● **Exercise instructions**: What is needed here is a word-for-word copy of all the entries below.

● **Records provided**:

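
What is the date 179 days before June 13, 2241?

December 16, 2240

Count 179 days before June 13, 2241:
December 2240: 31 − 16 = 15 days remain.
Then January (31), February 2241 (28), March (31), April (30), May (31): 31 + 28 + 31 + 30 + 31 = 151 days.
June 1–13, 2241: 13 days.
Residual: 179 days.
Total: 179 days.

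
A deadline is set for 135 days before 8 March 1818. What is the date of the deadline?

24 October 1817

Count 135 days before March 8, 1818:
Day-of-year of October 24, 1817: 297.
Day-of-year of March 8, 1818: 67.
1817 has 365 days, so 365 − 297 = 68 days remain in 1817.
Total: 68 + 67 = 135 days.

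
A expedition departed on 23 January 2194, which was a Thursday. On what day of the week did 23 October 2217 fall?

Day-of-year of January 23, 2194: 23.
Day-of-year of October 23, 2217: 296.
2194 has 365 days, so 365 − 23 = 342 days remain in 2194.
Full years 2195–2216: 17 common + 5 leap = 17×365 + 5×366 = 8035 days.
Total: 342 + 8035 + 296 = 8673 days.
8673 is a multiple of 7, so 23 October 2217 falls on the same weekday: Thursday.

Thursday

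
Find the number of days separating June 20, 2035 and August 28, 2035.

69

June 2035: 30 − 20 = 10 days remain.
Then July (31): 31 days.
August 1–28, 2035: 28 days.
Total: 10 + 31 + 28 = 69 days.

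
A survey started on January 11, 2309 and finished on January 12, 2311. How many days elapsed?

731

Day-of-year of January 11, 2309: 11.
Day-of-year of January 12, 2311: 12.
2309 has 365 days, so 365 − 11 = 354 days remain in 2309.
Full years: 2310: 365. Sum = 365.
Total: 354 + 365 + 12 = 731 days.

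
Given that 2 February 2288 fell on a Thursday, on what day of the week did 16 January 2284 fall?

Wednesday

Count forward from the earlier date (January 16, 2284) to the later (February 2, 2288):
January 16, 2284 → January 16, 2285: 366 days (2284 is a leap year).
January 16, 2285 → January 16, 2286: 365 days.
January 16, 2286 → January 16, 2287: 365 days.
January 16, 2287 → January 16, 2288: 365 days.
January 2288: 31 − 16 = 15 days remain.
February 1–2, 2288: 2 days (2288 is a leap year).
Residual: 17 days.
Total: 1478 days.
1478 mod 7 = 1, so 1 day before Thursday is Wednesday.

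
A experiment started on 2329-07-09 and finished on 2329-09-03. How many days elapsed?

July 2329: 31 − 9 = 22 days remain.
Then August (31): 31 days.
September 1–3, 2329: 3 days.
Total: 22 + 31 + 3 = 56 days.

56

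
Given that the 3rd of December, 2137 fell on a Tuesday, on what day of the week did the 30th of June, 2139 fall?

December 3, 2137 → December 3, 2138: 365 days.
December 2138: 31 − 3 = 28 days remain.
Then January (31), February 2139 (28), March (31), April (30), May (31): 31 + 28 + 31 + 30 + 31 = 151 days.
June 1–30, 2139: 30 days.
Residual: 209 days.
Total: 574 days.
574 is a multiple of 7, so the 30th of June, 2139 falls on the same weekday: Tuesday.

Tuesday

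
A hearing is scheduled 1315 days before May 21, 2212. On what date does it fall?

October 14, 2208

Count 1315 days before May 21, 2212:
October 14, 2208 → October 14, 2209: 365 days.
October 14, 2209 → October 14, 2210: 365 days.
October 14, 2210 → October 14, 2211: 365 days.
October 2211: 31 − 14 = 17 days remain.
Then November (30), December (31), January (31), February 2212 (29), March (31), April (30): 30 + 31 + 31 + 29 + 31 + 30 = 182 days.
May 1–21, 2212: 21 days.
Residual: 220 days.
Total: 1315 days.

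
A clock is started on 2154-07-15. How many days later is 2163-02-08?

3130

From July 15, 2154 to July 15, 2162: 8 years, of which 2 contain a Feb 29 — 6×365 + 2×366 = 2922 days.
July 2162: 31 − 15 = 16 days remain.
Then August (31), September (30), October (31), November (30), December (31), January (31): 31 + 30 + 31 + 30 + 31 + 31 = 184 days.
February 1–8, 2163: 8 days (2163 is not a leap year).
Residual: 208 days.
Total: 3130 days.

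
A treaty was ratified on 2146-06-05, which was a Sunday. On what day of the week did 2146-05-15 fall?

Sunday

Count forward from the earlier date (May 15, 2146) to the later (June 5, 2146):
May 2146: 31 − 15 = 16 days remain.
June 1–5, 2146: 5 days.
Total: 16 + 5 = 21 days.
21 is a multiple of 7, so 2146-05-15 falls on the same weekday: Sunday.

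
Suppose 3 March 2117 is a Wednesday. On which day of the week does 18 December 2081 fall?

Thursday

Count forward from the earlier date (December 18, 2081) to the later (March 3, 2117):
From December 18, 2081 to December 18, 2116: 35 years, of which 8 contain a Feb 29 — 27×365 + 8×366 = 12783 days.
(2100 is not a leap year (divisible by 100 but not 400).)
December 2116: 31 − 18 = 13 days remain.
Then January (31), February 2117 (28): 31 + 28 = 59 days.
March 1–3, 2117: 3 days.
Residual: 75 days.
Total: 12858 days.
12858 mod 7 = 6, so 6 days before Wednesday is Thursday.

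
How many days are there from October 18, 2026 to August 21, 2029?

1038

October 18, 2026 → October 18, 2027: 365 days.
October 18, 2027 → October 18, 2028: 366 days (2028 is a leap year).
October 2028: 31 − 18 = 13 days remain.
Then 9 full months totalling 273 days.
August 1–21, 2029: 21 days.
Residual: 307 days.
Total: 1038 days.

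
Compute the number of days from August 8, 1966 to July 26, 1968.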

● **Task answer**:
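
What is the date 179 days before June 13, 2241?

December 16, 2240

Count 179 days before June 13, 2241:
December 2240: 31 − 16 = 15 days remain.
Then January (31), February 2241 (28), March (31), April (30), May (31): 31 + 28 + 31 + 30 + 31 = 151 days.
June 1–13, 2241: 13 days.
Residual: 179 days.
Total: 179 days.

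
A deadline is set for 135 days before 8 March 1818. What is the date of the deadline?

24 October 1817

Count 135 days before March 8, 1818:
Day-of-year of October 24, 1817: 297.
Day-of-year of March 8, 1818: 67.
1817 has 365 days, so 365 − 297 = 68 days remain in 1817.
Total: 68 + 67 = 135 days.

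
A expedition departed on 23 January 2194, which was a Thursday. On what day of the week did 23 October 2217 fall?

Day-of-year of January 23, 2194: 23.
Day-of-year of October 23, 2217: 296.
2194 has 365 days, so 365 − 23 = 342 days remain in 2194.
Full years 2195–2216: 17 common + 5 leap = 17×365 + 5×366 = 8035 days.
Total: 342 + 8035 + 296 = 8673 days.
8673 is a multiple of 7, so 23 October 2217 falls on the same weekday: Thursday.

Thursday

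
Find the number of days separating June 20, 2035 and August 28, 2035.

69

June 2035: 30 − 20 = 10 days remain.
Then July (31): 31 days.
August 1–28, 2035: 28 days.
Total: 10 + 31 + 28 = 69 days.

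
A survey started on January 11, 2309 and finished on January 12, 2311. How many days elapsed?

731

Day-of-year of January 11, 2309: 11.
Day-of-year of January 12, 2311: 12.
2309 has 365 days, so 365 − 11 = 354 days remain in 2309.
Full years: 2310: 365. Sum = 365.
Total: 354 + 365 + 12 = 731 days.

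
Given that 2 February 2288 fell on a Thursday, on what day of the week did 16 January 2284 fall?

Wednesday

Count forward from the earlier date (January 16, 2284) to the later (February 2, 2288):
January 16, 2284 → January 16, 2285: 366 days (2284 is a leap year).
January 16, 2285 → January 16, 2286: 365 days.
January 16, 2286 → January 16, 2287: 365 days.
January 16, 2287 → January 16, 2288: 365 days.
January 2288: 31 − 16 = 15 days remain.
February 1–2, 2288: 2 days (2288 is a leap year).
Residual: 17 days.
Total: 1478 days.
1478 mod 7 = 1, so 1 day before Thursday is Wednesday.

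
A experiment started on 2329-07-09 and finished on 2329-09-03. How many days elapsed?

July 2329: 31 − 9 = 22 days remain.
Then August (31): 31 days.
September 1–3, 2329: 3 days.
Total: 22 + 31 + 3 = 56 days.

56

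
Given that the 3rd of December, 2137 fell on a Tuesday, on what day of the week did the 30th of June, 2139 fall?

December 3, 2137 → December 3, 2138: 365 days.
December 2138: 31 − 3 = 28 days remain.
Then January (31), February 2139 (28), March (31), April (30), May (31): 31 + 28 + 31 + 30 + 31 = 151 days.
June 1–30, 2139: 30 days.
Residual: 209 days.
Total: 574 days.
574 is a multiple of 7, so the 30th of June, 2139 falls on the same weekday: Tuesday.

Tuesday

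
A hearing is scheduled 1315 days before May 21, 2212. On what date does it fall?

October 14, 2208

Count 1315 days before May 21, 2212:
October 14, 2208 → October 14, 2209: 365 days.
October 14, 2209 → October 14, 2210: 365 days.
October 14, 2210 → October 14, 2211: 365 days.
October 2211: 31 − 14 = 17 days remain.
Then November (30), December (31), January (31), February 2212 (29), March (31), April (30): 30 + 31 + 31 + 29 + 31 + 30 = 182 days.
May 1–21, 2212: 21 days.
Residual: 220 days.
Total: 1315 days.

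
A clock is started on 2154-07-15. How many days later is 2163-02-08?

3130

From July 15, 2154 to July 15, 2162: 8 years, of which 2 contain a Feb 29 — 6×365 + 2×366 = 2922 days.
July 2162: 31 − 15 = 16 days remain.
Then August (31), September (30), October (31), November (30), December (31), January (31): 31 + 30 + 31 + 30 + 31 + 31 = 184 days.
February 1–8, 2163: 8 days (2163 is not a leap year).
Residual: 208 days.
Total: 3130 days.

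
A treaty was ratified on 2146-06-05, which was a Sunday. On what day of the week did 2146-05-15 fall?

Sunday

Count forward from the earlier date (May 15, 2146) to the later (June 5, 2146):
May 2146: 31 − 15 = 16 days remain.
June 1–5, 2146: 5 days.
Total: 16 + 5 = 21 days.
21 is a multiple of 7, so 2146-05-15 falls on the same weekday: Sunday.

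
Suppose 3 March 2117 is a Wednesday. On which day of the week does 18 December 2081 fall?

Thursday

Count forward from the earlier date (December 18, 2081) to the later (March 3, 2117):
From December 18, 2081 to December 18, 2116: 35 years, of which 8 contain a Feb 29 — 27×365 + 8×366 = 12783 days.
(2100 is not a leap year (divisible by 100 but not 400).)
December 2116: 31 − 18 = 13 days remain.
Then January (31), February 2117 (28): 31 + 28 = 59 days.
March 1–3, 2117: 3 days.
Residual: 75 days.
Total: 12858 days.
12858 mod 7 = 6, so 6 days before Wednesday is Thursday.

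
How many days are there from October 18, 2026 to August 21, 2029?

1038

October 18, 2026 → October 18, 2027: 365 days.
October 18, 2027 → October 18, 2028: 366 days (2028 is a leap year).
October 2028: 31 − 18 = 13 days remain.
Then 9 full months totalling 273 days.
August 1–21, 2029: 21 days.
Residual: 307 days.
Total: 1038 days.

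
Compute the number of days from August 8, 1966 to July 26, 1968.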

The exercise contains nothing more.